Stored items

Content starts

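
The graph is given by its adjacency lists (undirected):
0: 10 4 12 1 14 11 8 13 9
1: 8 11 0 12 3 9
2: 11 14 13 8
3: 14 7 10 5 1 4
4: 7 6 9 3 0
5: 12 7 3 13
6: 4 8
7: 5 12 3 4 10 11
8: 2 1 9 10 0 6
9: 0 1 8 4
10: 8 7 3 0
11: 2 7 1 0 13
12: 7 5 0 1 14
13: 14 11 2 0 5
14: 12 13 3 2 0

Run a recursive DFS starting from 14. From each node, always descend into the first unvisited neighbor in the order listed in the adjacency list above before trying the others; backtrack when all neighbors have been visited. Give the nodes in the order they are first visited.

14 12 7 5 3 10 8 2 11 1 0 4 6 9 13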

Content ends

Find the line with "12: 7 5 0 1 14" in the data above. Restate it and all later lines word for word, ending with the last line.

## Output of the exercise
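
12: 7 5 0 1 14
13: 14 11 2 0 5
14: 12 13 3 2 0

Run a recursive DFS starting from 14. From each node, always descend into the first unvisited neighbor in the order listed in the adjacency list above before trying the others; backtrack when all neighbors have been visited. Give the nodes in the order they are first visited.

14 12 7 5 3 10 8 2 11 1 0 4 6 9 13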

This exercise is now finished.